Stored dataset items:
--------------------------------------------------
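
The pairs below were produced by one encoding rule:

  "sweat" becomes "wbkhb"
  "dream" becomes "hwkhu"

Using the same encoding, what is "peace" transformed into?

In sweat: s→w is +4, w→b is +5, e→k is +6, a→h is +7 — the shift increases by 1 each position. The shift increases by 1 at each position, starting from +4: 4, 5, 6, ….
Applying it to peace: p+4=t, e+5=j, a+6=g, c+7=j, e+8=m.

tjgjm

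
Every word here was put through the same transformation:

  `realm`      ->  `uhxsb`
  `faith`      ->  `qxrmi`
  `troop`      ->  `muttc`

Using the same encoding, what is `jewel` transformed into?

This is an affine cipher: with a=0,…,z=25, each position x becomes (9x+23) mod 26.
On jewel: j(9)→9·9+23≡0=a; e(4)→9·4+23≡7=h; w(22)→9·22+23≡13=n; e(4)→9·4+23≡7=h; l(11)→9·11+23≡18=s (all mod 26).

ahnhs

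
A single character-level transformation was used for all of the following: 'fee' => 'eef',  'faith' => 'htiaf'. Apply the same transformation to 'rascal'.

The output letters match the input read backwards: fee reversed is eef. It's just the letters in reverse order.
Applying it to rascal: reverse → lacsar.

lacsar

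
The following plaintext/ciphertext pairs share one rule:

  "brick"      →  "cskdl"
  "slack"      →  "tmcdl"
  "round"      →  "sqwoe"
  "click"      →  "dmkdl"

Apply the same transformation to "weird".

The shift depends on letter class: consonant b→c is +1, but vowel i→k is +2. Two shifts are in play — +2 for a/e/i/o/u, +1 for every other letter.
On weird: w(cons)+1=x, e(vowel)+2=g, i(vowel)+2=k, r(cons)+1=s, d(cons)+1=e.

xgkse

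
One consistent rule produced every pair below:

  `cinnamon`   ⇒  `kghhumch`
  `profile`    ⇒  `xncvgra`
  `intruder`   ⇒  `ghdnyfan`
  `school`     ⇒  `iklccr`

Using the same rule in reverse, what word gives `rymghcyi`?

c(2)→k(10) and i(8)→g(6) fit y≡21x+20 (mod 26); the inverse of 21 mod 26 is 5. Each letter's alphabet position (a=0..z=25) is mapped through 21·x+20 mod 26 — an affine cipher.
Decoding rymghcyi: r(17)→5·(17−20)≡11=l; y(24)→5·(24−20)≡20=u; m(12)→5·(12−20)≡12=m; g(6)→5·(6−20)≡8=i; h(7)→5·(7−20)≡13=n; c(2)→5·(2−20)≡14=o; y(24)→5·(24−20)≡20=u; i(8)→5·(8−20)≡18=s (all mod 26).

luminous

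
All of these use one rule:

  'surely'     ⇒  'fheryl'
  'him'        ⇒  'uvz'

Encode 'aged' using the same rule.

This is a Caesar cipher with shift 13.
Applying it to aged: a+13=n, g+13=t, e+13=r, d+13=q.

ntrq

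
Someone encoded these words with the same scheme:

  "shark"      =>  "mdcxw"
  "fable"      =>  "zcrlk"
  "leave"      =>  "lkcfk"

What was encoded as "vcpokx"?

danger

s(18)→m(12) and h(7)→d(3) fit y≡15x+2 (mod 26); the inverse of 15 mod 26 is 7. This is an affine cipher: with a=0,…,z=25, each position x becomes (15x+2) mod 26.
Undoing it on vcpokx: v(21)→7·(21−2)≡3=d; c(2)→7·(2−2)≡0=a; p(15)→7·(15−2)≡13=n; o(14)→7·(14−2)≡6=g; k(10)→7·(10−2)≡4=e; x(23)→7·(23−2)≡17=r (all mod 26).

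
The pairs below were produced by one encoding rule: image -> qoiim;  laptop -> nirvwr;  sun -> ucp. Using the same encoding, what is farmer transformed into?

The shift depends on letter class: consonant m→o is +2, but vowel i→q is +8. Two shifts are in play — +8 for a/e/i/o/u, +2 for every other letter.
On farmer: f(cons)+2=h, a(vowel)+8=i, r(cons)+2=t, m(cons)+2=o, e(vowel)+8=m, r(cons)+2=t.

hitomt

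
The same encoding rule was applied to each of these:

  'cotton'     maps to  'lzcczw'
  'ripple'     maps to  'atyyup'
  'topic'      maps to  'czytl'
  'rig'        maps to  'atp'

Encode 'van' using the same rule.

The shift depends on letter class: consonant c→l is +9, but vowel o→z is +11. The rule splits by letter class: vowels +11, consonants +9.
On van: v(cons)+9=e, a(vowel)+11=l, n(cons)+9=w.

elw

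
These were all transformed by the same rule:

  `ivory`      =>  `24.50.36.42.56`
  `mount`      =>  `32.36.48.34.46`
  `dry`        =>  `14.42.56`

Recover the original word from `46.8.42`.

tar

i(#9)→24 and v(#22)→50: differences scale by 2, so n = 2·pos + 6. With a=1..z=26, the number is 2·pos + 6.
Reversing it on 46.8.42: 46→(46−6)÷2=20=t, 8→(8−6)÷2=1=a, 42→(42−6)÷2=18=r.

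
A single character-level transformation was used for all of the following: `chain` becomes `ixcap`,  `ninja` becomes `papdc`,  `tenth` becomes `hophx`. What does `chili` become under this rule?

ixaja

Each letter's alphabet position (a=0..z=25) is mapped through 3·x+2 mod 26 — an affine cipher.
On chili: c(2)→3·2+2≡8=i; h(7)→3·7+2≡23=x; i(8)→3·8+2≡0=a; l(11)→3·11+2≡9=j; i(8)→3·8+2≡0=a (all mod 26).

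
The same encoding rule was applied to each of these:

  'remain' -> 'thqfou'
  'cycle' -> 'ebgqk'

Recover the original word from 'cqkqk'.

In remain: r→t is +2, e→h is +3, m→q is +4, a→f is +5 — the shift increases by 1 each position. The shift increases by 1 at each position, starting from +2: 2, 3, 4, ….
Decoding cqkqk: c−2=a, q−3=n, k−4=g, q−5=l, k−6=e.

angle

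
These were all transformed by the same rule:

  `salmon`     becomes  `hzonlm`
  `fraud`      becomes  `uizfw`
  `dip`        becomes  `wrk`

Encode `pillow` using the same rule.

Each pair mirrors across the alphabet (s↔h, a↔z, l↔o): positions sum to 25. Letters are reflected about the middle of the alphabet (position → 25−position): Atbash.
On pillow: p↔k, i↔r, l↔o, l↔o, o↔l, w↔d.

kroold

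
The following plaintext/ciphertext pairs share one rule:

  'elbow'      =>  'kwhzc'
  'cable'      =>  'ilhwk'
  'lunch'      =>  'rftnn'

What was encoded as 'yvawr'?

skull

Shifts by position in elbow: pos 0: e→k (+6), pos 1: l→w (+11), pos 2: b→h (+6), pos 3: o→z (+11) — repeating every 2. A repeating key of period 2 is used — shifts +6, +11 over and over.
Decoding yvawr: y−6=s, v−11=k, a−6=u, w−11=l, r−6=l.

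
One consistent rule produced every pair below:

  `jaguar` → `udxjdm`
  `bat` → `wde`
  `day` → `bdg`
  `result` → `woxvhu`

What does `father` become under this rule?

uhkwdi

Read the word backwards and shift each letter +3.
Applying it to father: reverse → rehtaf; then shift: r+3=u, e+3=h, h+3=k, t+3=w, a+3=d, f+3=i.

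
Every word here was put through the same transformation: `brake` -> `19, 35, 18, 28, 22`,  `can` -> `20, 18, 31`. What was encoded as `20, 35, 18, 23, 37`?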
--------------------------------------------------
Each of the entries must be set down exactly, none omitted.

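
The pairs below were produced by one encoding rule:

  "sweat" becomes "wbkhb"
  "dream" becomes "hwkhu"

Using the same encoding, what is "peace" transformed into?

In sweat: s→w is +4, w→b is +5, e→k is +6, a→h is +7 — the shift increases by 1 each position. The shift increases by 1 at each position, starting from +4: 4, 5, 6, ….
Applying it to peace: p+4=t, e+5=j, a+6=g, c+7=j, e+8=m.

tjgjm

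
Every word here was put through the same transformation:

  `realm`      ->  `uhxsb`
  `faith`      ->  `qxrmi`
  `troop`      ->  `muttc`

Using the same encoding, what is `jewel` transformed into?

This is an affine cipher: with a=0,…,z=25, each position x becomes (9x+23) mod 26.
On jewel: j(9)→9·9+23≡0=a; e(4)→9·4+23≡7=h; w(22)→9·22+23≡13=n; e(4)→9·4+23≡7=h; l(11)→9·11+23≡18=s (all mod 26).

ahnhs

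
A single character-level transformation was used for all of the following: 'fee' => 'eef',  'faith' => 'htiaf'. Apply the same transformation to 'rascal'.

The output letters match the input read backwards: fee reversed is eef. It's just the letters in reverse order.
Applying it to rascal: reverse → lacsar.

lacsar

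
The following plaintext/ciphertext pairs share one rule:

  "brick"      →  "cskdl"
  "slack"      →  "tmcdl"
  "round"      →  "sqwoe"
  "click"      →  "dmkdl"

Apply the same transformation to "weird".

The shift depends on letter class: consonant b→c is +1, but vowel i→k is +2. Two shifts are in play — +2 for a/e/i/o/u, +1 for every other letter.
On weird: w(cons)+1=x, e(vowel)+2=g, i(vowel)+2=k, r(cons)+1=s, d(cons)+1=e.

xgkse

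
One consistent rule produced every pair below:

  `cinnamon`   ⇒  `kghhumch`
  `profile`    ⇒  `xncvgra`
  `intruder`   ⇒  `ghdnyfan`
  `school`     ⇒  `iklccr`

Using the same rule in reverse, what word gives `rymghcyi`?

c(2)→k(10) and i(8)→g(6) fit y≡21x+20 (mod 26); the inverse of 21 mod 26 is 5. Each letter's alphabet position (a=0..z=25) is mapped through 21·x+20 mod 26 — an affine cipher.
Decoding rymghcyi: r(17)→5·(17−20)≡11=l; y(24)→5·(24−20)≡20=u; m(12)→5·(12−20)≡12=m; g(6)→5·(6−20)≡8=i; h(7)→5·(7−20)≡13=n; c(2)→5·(2−20)≡14=o; y(24)→5·(24−20)≡20=u; i(8)→5·(8−20)≡18=s (all mod 26).

luminous

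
All of these use one rule:

  'surely'     ⇒  'fheryl'
  'him'        ⇒  'uvz'

Encode 'aged' using the same rule.

This is a Caesar cipher with shift 13.
Applying it to aged: a+13=n, g+13=t, e+13=r, d+13=q.

ntrq

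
Someone encoded these words with the same scheme:

  "shark"      =>  "mdcxw"
  "fable"      =>  "zcrlk"
  "leave"      =>  "lkcfk"

What was encoded as "vcpokx"?

danger

s(18)→m(12) and h(7)→d(3) fit y≡15x+2 (mod 26); the inverse of 15 mod 26 is 7. This is an affine cipher: with a=0,…,z=25, each position x becomes (15x+2) mod 26.
Undoing it on vcpokx: v(21)→7·(21−2)≡3=d; c(2)→7·(2−2)≡0=a; p(15)→7·(15−2)≡13=n; o(14)→7·(14−2)≡6=g; k(10)→7·(10−2)≡4=e; x(23)→7·(23−2)≡17=r (all mod 26).

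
The pairs below were produced by one encoding rule: image -> qoiim;  laptop -> nirvwr;  sun -> ucp. Using the same encoding, what is farmer transformed into?

The shift depends on letter class: consonant m→o is +2, but vowel i→q is +8. Two shifts are in play — +8 for a/e/i/o/u, +2 for every other letter.
On farmer: f(cons)+2=h, a(vowel)+8=i, r(cons)+2=t, m(cons)+2=o, e(vowel)+8=m, r(cons)+2=t.

hitomt

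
The same encoding rule was applied to each of these:

  'cotton'     maps to  'lzcczw'
  'ripple'     maps to  'atyyup'
  'topic'      maps to  'czytl'
  'rig'        maps to  'atp'

Encode 'van' using the same rule.

The shift depends on letter class: consonant c→l is +9, but vowel o→z is +11. The rule splits by letter class: vowels +11, consonants +9.
On van: v(cons)+9=e, a(vowel)+11=l, n(cons)+9=w.

elw

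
These were all transformed by the same rule:

  `ivory`      =>  `24.50.36.42.56`
  `mount`      =>  `32.36.48.34.46`
  `dry`        =>  `14.42.56`

Recover the original word from `46.8.42`.

tar

i(#9)→24 and v(#22)→50: differences scale by 2, so n = 2·pos + 6. With a=1..z=26, the number is 2·pos + 6.
Reversing it on 46.8.42: 46→(46−6)÷2=20=t, 8→(8−6)÷2=1=a, 42→(42−6)÷2=18=r.

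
A single character-level transformation was used for all of the following: `chain` becomes `ixcap`,  `ninja` becomes `papdc`,  `tenth` becomes `hophx`. What does `chili` become under this rule?

ixaja

Each letter's alphabet position (a=0..z=25) is mapped through 3·x+2 mod 26 — an affine cipher.
On chili: c(2)→3·2+2≡8=i; h(7)→3·7+2≡23=x; i(8)→3·8+2≡0=a; l(11)→3·11+2≡9=j; i(8)→3·8+2≡0=a (all mod 26).

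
The same encoding rule was applied to each of these:

  'remain' -> 'thqfou'
  'cycle' -> 'ebgqk'

Recover the original word from 'cqkqk'.

In remain: r→t is +2, e→h is +3, m→q is +4, a→f is +5 — the shift increases by 1 each position. The shift increases by 1 at each position, starting from +2: 2, 3, 4, ….
Decoding cqkqk: c−2=a, q−3=n, k−4=g, q−5=l, k−6=e.

angle

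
These were all transformed by the same rule:

  `salmon`     becomes  `hzonlm`
  `fraud`      becomes  `uizfw`
  `dip`        becomes  `wrk`

Encode `pillow` using the same rule.

Each pair mirrors across the alphabet (s↔h, a↔z, l↔o): positions sum to 25. Letters are reflected about the middle of the alphabet (position → 25−position): Atbash.
On pillow: p↔k, i↔r, l↔o, l↔o, o↔l, w↔d.

kroold

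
The following plaintext/ciphertext pairs share one rule:

  'elbow'      =>  'kwhzc'
  'cable'      =>  'ilhwk'
  'lunch'      =>  'rftnn'

What was encoded as 'yvawr'?

skull

Shifts by position in elbow: pos 0: e→k (+6), pos 1: l→w (+11), pos 2: b→h (+6), pos 3: o→z (+11) — repeating every 2. A repeating key of period 2 is used — shifts +6, +11 over and over.
Decoding yvawr: y−6=s, v−11=k, a−6=u, w−11=l, r−6=l.

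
One consistent rule produced every pair below:

  `jaguar` → `udxjdm`
  `bat` → `wde`
  `day` → `bdg`
  `result` → `woxvhu`

What does `father` become under this rule?

uhkwdi

Read the word backwards and shift each letter +3.
Applying it to father: reverse → rehtaf; then shift: r+3=u, e+3=h, h+3=k, t+3=w, a+3=d, f+3=i.

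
Every word here was put through the same transformation: `brake` -> `19, 35, 18, 28, 22`,  `can` -> `20, 18, 31`. What was encoded as `20, 35, 18, 23, 37`?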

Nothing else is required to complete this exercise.